> Assignment
In the data below, one line contains "4. literal('J')" and a later one contains "8. literal('Q')". Print both, with every line between them, exactly and alone.

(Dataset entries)

********************

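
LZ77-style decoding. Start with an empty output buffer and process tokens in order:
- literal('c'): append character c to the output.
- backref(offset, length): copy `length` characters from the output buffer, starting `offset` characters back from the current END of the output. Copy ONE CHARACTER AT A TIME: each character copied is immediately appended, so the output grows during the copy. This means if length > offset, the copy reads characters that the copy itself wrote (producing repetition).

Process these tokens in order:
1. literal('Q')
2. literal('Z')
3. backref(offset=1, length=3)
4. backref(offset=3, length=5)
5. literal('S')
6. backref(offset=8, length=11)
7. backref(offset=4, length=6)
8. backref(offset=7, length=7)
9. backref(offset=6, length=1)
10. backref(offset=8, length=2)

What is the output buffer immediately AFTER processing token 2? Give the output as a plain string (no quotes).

Token 1: literal('Q'). Output: "Q"
Token 2: literal('Z'). Output: "QZ"

Answer: QZ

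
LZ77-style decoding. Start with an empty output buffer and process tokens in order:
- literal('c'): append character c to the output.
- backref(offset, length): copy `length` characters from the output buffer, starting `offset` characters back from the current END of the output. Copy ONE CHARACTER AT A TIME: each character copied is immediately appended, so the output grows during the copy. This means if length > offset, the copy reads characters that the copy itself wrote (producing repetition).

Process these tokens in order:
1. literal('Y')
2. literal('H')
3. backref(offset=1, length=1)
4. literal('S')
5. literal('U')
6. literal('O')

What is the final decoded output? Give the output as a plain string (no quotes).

Answer: YHHSUO

Derivation:
Token 1: literal('Y'). Output: "Y"
Token 2: literal('H'). Output: "YH"
Token 3: backref(off=1, len=1). Copied 'H' from pos 1. Output: "YHH"
Token 4: literal('S'). Output: "YHHS"
Token 5: literal('U'). Output: "YHHSU"
Token 6: literal('O'). Output: "YHHSUO"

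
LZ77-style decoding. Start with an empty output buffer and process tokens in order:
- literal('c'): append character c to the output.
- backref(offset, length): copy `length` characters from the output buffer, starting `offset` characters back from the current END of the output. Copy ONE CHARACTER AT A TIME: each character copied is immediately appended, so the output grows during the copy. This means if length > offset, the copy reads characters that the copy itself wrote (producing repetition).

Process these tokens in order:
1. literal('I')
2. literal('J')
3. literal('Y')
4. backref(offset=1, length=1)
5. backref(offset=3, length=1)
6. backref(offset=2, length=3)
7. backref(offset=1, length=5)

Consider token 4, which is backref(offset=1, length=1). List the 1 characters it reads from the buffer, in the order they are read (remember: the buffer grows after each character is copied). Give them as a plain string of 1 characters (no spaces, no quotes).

Token 1: literal('I'). Output: "I"
Token 2: literal('J'). Output: "IJ"
Token 3: literal('Y'). Output: "IJY"
Token 4: backref(off=1, len=1). Buffer before: "IJY" (len 3)
  byte 1: read out[2]='Y', append. Buffer now: "IJYY"

Answer: Y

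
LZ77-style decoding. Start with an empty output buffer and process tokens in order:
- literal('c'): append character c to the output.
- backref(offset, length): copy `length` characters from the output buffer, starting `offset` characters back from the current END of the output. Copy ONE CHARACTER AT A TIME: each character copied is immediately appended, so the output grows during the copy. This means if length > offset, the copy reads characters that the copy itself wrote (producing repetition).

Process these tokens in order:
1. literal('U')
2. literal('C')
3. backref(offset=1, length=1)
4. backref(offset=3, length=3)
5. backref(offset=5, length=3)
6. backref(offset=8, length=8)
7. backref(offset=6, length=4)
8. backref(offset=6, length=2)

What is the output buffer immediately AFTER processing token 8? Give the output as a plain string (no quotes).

Token 1: literal('U'). Output: "U"
Token 2: literal('C'). Output: "UC"
Token 3: backref(off=1, len=1). Copied 'C' from pos 1. Output: "UCC"
Token 4: backref(off=3, len=3). Copied 'UCC' from pos 0. Output: "UCCUCC"
Token 5: backref(off=5, len=3). Copied 'CCU' from pos 1. Output: "UCCUCCCCU"
Token 6: backref(off=8, len=8). Copied 'CCUCCCCU' from pos 1. Output: "UCCUCCCCUCCUCCCCU"
Token 7: backref(off=6, len=4). Copied 'UCCC' from pos 11. Output: "UCCUCCCCUCCUCCCCUUCCC"
Token 8: backref(off=6, len=2). Copied 'CU' from pos 15. Output: "UCCUCCCCUCCUCCCCUUCCCCU"

Answer: UCCUCCCCUCCUCCCCUUCCCCU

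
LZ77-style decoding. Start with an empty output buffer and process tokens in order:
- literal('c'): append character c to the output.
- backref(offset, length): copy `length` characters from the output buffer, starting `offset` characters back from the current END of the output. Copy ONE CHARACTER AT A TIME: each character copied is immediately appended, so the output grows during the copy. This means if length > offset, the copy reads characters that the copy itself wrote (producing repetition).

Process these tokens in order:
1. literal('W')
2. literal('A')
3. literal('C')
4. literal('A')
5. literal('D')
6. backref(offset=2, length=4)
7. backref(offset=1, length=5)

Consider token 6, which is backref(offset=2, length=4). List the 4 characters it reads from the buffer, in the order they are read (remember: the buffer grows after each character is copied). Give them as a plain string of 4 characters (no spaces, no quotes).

Token 1: literal('W'). Output: "W"
Token 2: literal('A'). Output: "WA"
Token 3: literal('C'). Output: "WAC"
Token 4: literal('A'). Output: "WACA"
Token 5: literal('D'). Output: "WACAD"
Token 6: backref(off=2, len=4). Buffer before: "WACAD" (len 5)
  byte 1: read out[3]='A', append. Buffer now: "WACADA"
  byte 2: read out[4]='D', append. Buffer now: "WACADAD"
  byte 3: read out[5]='A', append. Buffer now: "WACADADA"
  byte 4: read out[6]='D', append. Buffer now: "WACADADAD"

Answer: ADAD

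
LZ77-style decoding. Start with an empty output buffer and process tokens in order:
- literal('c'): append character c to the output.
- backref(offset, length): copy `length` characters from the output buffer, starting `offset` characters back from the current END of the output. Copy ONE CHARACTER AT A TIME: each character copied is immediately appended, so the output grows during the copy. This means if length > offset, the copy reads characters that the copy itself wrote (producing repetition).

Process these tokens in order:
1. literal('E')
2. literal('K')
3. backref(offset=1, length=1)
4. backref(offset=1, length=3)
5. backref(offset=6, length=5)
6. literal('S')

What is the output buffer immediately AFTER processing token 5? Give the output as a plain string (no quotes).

Token 1: literal('E'). Output: "E"
Token 2: literal('K'). Output: "EK"
Token 3: backref(off=1, len=1). Copied 'K' from pos 1. Output: "EKK"
Token 4: backref(off=1, len=3) (overlapping!). Copied 'KKK' from pos 2. Output: "EKKKKK"
Token 5: backref(off=6, len=5). Copied 'EKKKK' from pos 0. Output: "EKKKKKEKKKK"

Answer: EKKKKKEKKKK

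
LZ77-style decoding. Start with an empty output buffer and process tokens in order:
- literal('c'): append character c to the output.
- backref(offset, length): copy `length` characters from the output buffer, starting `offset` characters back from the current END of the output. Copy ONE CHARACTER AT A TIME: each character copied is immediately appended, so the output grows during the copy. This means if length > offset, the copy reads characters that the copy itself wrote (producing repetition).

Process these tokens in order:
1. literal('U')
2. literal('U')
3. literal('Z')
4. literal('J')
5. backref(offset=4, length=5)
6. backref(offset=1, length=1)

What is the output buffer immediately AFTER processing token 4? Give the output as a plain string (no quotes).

Token 1: literal('U'). Output: "U"
Token 2: literal('U'). Output: "UU"
Token 3: literal('Z'). Output: "UUZ"
Token 4: literal('J'). Output: "UUZJ"

Answer: UUZJ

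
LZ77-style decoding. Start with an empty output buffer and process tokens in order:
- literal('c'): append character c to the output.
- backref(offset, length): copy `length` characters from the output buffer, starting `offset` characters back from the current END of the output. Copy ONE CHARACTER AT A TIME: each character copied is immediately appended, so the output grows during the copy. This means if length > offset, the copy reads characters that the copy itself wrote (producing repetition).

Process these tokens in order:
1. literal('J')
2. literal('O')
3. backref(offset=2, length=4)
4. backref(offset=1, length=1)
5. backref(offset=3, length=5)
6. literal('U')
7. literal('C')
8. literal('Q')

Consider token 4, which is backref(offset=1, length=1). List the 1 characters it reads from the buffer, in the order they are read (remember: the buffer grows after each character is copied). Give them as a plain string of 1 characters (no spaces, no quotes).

Answer: O

Derivation:
Token 1: literal('J'). Output: "J"
Token 2: literal('O'). Output: "JO"
Token 3: backref(off=2, len=4) (overlapping!). Copied 'JOJO' from pos 0. Output: "JOJOJO"
Token 4: backref(off=1, len=1). Buffer before: "JOJOJO" (len 6)
  byte 1: read out[5]='O', append. Buffer now: "JOJOJOO"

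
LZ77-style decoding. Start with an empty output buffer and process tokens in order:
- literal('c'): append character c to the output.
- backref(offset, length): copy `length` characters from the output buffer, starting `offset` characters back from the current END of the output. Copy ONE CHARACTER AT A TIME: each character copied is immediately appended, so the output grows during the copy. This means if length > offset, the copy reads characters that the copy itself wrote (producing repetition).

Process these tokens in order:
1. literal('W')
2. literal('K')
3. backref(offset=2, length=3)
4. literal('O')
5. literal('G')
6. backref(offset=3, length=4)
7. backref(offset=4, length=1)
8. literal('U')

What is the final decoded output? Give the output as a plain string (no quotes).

Token 1: literal('W'). Output: "W"
Token 2: literal('K'). Output: "WK"
Token 3: backref(off=2, len=3) (overlapping!). Copied 'WKW' from pos 0. Output: "WKWKW"
Token 4: literal('O'). Output: "WKWKWO"
Token 5: literal('G'). Output: "WKWKWOG"
Token 6: backref(off=3, len=4) (overlapping!). Copied 'WOGW' from pos 4. Output: "WKWKWOGWOGW"
Token 7: backref(off=4, len=1). Copied 'W' from pos 7. Output: "WKWKWOGWOGWW"
Token 8: literal('U'). Output: "WKWKWOGWOGWWU"

Answer: WKWKWOGWOGWWU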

********************

> Exercise output
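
4. literal('J')
5. backref(offset=4, length=5)
6. backref(offset=1, length=1)

What is the output buffer immediately AFTER processing token 4? Give the output as a plain string (no quotes).

Token 1: literal('U'). Output: "U"
Token 2: literal('U'). Output: "UU"
Token 3: literal('Z'). Output: "UUZ"
Token 4: literal('J'). Output: "UUZJ"

Answer: UUZJ

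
LZ77-style decoding. Start with an empty output buffer and process tokens in order:
- literal('c'): append character c to the output.
- backref(offset, length): copy `length` characters from the output buffer, starting `offset` characters back from the current END of the output. Copy ONE CHARACTER AT A TIME: each character copied is immediately appended, so the output grows during the copy. This means if length > offset, the copy reads characters that the copy itself wrote (producing repetition).

Process these tokens in order:
1. literal('J')
2. literal('O')
3. backref(offset=2, length=4)
4. backref(offset=1, length=1)
5. backref(offset=3, length=5)
6. literal('U')
7. literal('C')
8. literal('Q')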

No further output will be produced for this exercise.